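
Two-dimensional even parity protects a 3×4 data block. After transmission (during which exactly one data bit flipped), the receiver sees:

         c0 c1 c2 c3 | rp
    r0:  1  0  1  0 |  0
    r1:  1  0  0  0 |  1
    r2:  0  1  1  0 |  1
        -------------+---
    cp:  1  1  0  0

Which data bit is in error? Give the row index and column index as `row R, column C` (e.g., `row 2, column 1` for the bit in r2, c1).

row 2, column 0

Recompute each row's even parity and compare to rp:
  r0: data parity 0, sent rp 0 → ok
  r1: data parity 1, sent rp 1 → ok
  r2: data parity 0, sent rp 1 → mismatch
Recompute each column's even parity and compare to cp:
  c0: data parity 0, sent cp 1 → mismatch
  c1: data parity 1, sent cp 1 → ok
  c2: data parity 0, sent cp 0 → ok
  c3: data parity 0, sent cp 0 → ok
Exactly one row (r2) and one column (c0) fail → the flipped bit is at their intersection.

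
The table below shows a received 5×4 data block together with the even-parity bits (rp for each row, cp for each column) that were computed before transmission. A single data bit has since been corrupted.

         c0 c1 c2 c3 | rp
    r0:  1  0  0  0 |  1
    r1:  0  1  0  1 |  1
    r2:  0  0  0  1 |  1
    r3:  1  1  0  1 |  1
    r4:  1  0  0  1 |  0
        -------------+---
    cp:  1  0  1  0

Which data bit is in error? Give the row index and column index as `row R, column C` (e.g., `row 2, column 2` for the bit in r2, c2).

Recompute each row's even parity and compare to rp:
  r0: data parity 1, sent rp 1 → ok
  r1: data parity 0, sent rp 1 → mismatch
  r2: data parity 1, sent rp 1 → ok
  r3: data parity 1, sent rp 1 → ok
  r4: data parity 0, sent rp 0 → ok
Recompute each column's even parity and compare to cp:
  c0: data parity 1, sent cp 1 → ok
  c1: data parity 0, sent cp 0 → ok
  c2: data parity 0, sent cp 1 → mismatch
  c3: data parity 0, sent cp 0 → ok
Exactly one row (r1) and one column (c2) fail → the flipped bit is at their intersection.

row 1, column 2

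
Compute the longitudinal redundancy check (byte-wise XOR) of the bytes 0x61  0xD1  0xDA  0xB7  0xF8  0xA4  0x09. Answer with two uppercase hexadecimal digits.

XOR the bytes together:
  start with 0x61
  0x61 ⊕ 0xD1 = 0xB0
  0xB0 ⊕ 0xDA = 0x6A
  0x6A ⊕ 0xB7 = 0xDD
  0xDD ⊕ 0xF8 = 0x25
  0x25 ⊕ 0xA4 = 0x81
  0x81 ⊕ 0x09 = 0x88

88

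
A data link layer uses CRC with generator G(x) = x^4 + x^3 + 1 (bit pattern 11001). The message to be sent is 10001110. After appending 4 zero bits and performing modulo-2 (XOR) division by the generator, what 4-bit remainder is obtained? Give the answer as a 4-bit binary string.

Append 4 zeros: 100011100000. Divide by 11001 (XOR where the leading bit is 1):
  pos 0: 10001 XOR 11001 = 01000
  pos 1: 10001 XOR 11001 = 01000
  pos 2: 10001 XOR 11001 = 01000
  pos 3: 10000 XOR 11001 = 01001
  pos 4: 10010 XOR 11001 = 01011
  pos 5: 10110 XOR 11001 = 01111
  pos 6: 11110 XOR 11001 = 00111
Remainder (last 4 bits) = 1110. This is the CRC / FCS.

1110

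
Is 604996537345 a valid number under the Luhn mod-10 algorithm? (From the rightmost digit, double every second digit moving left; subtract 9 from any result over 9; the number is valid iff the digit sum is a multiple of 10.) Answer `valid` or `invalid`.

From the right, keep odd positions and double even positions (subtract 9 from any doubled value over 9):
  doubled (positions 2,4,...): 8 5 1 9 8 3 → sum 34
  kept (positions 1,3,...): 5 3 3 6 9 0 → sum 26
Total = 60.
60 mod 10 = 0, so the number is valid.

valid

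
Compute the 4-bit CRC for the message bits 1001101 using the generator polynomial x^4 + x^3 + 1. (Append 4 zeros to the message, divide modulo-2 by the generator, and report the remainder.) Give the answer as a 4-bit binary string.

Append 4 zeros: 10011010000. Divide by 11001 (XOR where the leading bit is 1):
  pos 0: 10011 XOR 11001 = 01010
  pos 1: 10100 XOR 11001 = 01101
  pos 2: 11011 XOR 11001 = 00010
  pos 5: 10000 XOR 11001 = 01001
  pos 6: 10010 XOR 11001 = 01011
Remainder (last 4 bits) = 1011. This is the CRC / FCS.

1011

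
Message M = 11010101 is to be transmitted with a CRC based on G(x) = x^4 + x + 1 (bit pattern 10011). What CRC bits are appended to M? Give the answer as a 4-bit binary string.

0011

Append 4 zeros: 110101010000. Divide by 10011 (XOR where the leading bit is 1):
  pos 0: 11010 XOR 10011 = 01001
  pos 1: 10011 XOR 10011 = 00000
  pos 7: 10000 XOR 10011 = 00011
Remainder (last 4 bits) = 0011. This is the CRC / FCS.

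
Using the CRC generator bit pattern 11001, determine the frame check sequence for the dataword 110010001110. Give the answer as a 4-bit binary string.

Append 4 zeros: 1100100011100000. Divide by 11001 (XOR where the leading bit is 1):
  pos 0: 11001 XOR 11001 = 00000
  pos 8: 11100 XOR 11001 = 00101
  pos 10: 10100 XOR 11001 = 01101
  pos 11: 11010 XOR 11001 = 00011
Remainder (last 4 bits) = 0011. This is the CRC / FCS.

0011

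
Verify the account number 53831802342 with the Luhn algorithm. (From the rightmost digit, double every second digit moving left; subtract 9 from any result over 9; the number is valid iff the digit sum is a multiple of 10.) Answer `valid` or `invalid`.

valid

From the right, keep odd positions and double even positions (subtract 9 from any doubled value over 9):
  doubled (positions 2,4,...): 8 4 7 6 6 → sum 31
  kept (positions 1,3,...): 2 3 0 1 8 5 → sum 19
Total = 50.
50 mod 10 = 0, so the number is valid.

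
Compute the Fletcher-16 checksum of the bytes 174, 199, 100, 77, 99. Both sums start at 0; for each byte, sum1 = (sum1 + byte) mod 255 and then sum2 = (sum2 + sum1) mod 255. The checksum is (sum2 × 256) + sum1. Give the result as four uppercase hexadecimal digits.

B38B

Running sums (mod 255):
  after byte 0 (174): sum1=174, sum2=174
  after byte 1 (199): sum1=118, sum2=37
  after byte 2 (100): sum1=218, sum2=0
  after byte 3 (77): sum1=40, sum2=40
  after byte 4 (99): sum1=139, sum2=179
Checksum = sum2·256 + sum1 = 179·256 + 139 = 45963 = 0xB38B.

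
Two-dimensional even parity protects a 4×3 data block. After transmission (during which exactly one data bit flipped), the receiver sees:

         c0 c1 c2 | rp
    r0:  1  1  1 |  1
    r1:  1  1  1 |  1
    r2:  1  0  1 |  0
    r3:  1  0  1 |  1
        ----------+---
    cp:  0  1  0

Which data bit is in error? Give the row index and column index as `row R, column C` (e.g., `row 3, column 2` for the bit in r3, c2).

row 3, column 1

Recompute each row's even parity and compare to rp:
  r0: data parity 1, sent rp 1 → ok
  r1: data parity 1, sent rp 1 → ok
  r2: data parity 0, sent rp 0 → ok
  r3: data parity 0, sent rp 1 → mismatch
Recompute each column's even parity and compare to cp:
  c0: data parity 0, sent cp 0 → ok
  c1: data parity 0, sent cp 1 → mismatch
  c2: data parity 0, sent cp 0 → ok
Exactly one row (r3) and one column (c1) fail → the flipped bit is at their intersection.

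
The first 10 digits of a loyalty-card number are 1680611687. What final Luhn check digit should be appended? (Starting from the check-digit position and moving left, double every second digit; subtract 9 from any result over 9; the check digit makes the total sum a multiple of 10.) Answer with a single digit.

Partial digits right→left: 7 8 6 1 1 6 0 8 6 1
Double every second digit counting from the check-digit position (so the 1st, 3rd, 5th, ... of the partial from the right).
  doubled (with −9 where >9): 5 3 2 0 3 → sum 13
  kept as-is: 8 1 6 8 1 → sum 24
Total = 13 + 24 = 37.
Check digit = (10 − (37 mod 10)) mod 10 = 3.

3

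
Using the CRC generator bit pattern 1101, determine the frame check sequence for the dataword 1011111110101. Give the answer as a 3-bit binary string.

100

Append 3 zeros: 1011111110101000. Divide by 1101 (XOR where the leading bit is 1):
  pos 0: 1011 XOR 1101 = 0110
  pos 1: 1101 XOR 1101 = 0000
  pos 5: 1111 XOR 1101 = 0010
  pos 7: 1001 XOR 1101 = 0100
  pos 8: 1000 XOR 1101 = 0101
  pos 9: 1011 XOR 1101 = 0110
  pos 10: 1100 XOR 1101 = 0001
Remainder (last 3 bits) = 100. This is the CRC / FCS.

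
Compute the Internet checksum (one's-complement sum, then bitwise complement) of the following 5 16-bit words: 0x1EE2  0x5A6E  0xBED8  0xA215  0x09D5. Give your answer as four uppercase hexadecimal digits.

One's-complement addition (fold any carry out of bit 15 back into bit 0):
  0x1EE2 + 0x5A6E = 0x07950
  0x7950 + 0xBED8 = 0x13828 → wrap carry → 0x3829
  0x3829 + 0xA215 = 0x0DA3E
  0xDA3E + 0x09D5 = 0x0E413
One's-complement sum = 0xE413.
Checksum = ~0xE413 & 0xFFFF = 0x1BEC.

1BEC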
------------------------------------------------------------
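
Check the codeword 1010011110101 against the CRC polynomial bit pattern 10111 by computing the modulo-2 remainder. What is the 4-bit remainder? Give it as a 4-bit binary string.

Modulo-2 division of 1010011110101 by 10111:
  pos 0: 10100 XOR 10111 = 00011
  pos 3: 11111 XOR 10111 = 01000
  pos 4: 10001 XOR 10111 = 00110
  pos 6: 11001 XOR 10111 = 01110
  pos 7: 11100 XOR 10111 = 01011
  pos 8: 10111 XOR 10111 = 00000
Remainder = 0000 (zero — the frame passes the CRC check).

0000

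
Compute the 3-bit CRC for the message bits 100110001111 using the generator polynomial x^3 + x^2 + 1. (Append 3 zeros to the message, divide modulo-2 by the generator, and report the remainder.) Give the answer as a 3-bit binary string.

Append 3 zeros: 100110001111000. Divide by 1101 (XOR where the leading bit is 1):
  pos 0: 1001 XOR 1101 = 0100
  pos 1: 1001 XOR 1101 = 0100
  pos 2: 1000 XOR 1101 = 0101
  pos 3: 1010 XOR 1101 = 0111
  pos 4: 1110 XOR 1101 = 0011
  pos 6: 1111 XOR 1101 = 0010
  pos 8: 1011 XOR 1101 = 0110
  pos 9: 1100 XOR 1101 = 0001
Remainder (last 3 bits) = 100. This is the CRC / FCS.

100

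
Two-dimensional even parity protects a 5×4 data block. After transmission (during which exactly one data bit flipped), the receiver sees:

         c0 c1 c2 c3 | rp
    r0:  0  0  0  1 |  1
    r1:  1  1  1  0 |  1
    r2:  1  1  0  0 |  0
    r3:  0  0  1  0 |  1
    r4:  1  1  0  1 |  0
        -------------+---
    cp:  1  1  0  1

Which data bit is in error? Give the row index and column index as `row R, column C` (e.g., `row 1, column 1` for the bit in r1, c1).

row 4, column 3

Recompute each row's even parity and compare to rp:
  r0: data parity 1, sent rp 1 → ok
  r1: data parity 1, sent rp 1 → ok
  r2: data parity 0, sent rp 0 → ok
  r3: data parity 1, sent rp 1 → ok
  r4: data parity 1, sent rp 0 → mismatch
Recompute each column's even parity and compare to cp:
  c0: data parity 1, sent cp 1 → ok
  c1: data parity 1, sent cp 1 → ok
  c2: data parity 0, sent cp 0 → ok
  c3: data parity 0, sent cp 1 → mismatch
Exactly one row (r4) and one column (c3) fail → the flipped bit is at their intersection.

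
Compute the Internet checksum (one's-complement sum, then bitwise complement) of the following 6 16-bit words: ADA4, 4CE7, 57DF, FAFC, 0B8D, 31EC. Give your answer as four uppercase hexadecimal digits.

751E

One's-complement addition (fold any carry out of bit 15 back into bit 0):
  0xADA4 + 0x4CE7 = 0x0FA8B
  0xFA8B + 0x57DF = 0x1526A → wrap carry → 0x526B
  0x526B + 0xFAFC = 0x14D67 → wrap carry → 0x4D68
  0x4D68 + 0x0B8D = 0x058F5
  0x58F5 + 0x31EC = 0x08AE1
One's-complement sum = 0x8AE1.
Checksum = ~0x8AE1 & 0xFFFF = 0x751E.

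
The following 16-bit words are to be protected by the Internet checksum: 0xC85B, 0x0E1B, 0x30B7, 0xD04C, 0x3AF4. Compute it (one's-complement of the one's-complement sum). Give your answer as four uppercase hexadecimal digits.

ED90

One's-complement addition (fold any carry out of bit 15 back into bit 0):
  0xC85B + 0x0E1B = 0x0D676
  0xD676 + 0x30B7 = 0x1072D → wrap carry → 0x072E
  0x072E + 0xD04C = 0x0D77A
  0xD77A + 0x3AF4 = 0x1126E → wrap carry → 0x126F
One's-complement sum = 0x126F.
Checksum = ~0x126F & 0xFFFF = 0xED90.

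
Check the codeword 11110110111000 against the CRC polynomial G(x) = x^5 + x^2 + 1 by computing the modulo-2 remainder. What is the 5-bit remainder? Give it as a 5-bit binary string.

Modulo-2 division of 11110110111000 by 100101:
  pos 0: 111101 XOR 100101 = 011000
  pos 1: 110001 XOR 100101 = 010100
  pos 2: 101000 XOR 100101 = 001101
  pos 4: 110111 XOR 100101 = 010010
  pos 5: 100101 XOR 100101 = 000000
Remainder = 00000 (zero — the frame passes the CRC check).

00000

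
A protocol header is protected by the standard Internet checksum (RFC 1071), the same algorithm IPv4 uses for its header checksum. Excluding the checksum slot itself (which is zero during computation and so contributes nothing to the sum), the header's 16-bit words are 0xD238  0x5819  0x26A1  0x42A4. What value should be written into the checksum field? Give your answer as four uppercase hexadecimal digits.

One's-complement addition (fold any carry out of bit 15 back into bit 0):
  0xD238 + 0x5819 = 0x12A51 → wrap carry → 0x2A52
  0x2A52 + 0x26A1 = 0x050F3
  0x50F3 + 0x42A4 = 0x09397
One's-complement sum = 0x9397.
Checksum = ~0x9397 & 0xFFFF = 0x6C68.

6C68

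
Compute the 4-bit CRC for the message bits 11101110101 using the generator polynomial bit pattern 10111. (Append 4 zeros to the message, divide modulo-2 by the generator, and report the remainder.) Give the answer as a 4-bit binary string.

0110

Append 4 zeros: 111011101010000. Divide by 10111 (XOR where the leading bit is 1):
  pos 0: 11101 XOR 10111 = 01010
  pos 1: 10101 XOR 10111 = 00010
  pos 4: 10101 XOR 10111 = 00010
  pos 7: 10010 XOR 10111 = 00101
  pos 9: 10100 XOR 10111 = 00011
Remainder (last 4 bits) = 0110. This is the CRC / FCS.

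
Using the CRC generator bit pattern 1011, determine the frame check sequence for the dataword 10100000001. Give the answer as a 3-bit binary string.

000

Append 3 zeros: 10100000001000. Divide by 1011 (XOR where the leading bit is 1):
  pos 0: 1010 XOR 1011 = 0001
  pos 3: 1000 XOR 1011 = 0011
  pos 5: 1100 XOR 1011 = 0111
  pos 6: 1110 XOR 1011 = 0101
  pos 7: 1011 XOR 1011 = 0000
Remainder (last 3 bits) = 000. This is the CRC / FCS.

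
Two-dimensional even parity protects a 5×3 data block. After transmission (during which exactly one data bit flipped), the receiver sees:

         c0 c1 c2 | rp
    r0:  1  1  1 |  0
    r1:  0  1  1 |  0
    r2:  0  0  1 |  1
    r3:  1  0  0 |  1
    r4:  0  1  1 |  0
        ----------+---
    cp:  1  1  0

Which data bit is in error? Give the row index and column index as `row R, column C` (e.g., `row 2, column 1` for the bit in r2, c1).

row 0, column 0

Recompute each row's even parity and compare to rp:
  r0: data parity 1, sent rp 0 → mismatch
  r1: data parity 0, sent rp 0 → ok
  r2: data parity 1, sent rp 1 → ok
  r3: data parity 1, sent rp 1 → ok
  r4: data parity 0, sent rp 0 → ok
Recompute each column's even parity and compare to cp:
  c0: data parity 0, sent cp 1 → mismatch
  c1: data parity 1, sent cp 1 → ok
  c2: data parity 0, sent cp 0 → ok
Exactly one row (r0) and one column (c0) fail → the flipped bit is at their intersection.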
------------------------------------------------------------
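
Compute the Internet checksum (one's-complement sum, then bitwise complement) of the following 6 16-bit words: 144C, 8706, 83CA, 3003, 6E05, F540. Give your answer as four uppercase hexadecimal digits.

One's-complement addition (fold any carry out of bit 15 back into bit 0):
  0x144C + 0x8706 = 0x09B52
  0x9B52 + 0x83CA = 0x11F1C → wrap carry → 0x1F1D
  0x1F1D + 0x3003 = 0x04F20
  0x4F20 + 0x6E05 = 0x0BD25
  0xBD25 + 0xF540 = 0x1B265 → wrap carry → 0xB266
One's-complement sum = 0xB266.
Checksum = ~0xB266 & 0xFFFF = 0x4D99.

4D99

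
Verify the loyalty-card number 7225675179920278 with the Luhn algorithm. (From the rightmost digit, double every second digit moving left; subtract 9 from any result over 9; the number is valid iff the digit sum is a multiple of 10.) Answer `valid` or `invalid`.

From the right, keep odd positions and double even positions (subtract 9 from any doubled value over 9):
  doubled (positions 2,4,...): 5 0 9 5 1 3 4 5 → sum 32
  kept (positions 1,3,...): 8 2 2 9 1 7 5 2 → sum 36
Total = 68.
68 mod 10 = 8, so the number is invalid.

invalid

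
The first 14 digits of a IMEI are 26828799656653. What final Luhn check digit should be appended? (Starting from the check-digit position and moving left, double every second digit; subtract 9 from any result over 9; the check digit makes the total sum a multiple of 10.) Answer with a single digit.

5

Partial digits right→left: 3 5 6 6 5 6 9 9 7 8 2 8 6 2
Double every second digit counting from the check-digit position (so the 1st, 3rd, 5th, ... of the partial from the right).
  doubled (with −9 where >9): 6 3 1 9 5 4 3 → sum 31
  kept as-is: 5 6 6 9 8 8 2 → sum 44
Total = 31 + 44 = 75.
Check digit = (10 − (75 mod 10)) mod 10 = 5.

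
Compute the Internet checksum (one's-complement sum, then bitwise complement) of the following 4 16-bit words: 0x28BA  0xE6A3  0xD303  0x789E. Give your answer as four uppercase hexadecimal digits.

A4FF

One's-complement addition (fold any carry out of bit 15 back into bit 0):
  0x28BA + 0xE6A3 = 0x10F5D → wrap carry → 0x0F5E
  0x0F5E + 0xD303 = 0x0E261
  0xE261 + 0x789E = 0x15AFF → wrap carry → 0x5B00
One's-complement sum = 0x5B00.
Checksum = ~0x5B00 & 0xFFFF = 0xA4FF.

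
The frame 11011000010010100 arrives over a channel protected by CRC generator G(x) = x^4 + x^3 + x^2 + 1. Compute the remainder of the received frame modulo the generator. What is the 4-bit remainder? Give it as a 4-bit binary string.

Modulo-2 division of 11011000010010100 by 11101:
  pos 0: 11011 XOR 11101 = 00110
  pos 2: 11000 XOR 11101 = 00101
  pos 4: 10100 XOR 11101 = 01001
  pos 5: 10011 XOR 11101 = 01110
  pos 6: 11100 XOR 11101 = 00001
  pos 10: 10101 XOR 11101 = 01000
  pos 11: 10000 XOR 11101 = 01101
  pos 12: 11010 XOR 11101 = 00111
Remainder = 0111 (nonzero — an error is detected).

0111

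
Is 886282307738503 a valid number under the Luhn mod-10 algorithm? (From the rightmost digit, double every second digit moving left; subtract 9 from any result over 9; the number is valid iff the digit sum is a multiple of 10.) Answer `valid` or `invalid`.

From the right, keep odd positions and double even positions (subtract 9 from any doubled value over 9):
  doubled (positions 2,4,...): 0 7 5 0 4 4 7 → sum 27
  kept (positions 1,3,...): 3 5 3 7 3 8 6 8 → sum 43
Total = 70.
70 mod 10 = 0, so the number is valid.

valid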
------------------------------------------------------------
# Required action
The task calls for all lines in the entries that hold "sees".

# Expected answer
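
Two-dimensional even parity protects a 3×4 data block. After transmission (during which exactly one data bit flipped), the receiver sees:
Two-dimensional even parity protects a 4×3 data block. After transmission (during which exactly one data bit flipped), the receiver sees:
Two-dimensional even parity protects a 5×4 data block. After transmission (during which exactly one data bit flipped), the receiver sees:
Two-dimensional even parity protects a 5×3 data block. After transmission (during which exactly one data bit flipped), the receiver sees: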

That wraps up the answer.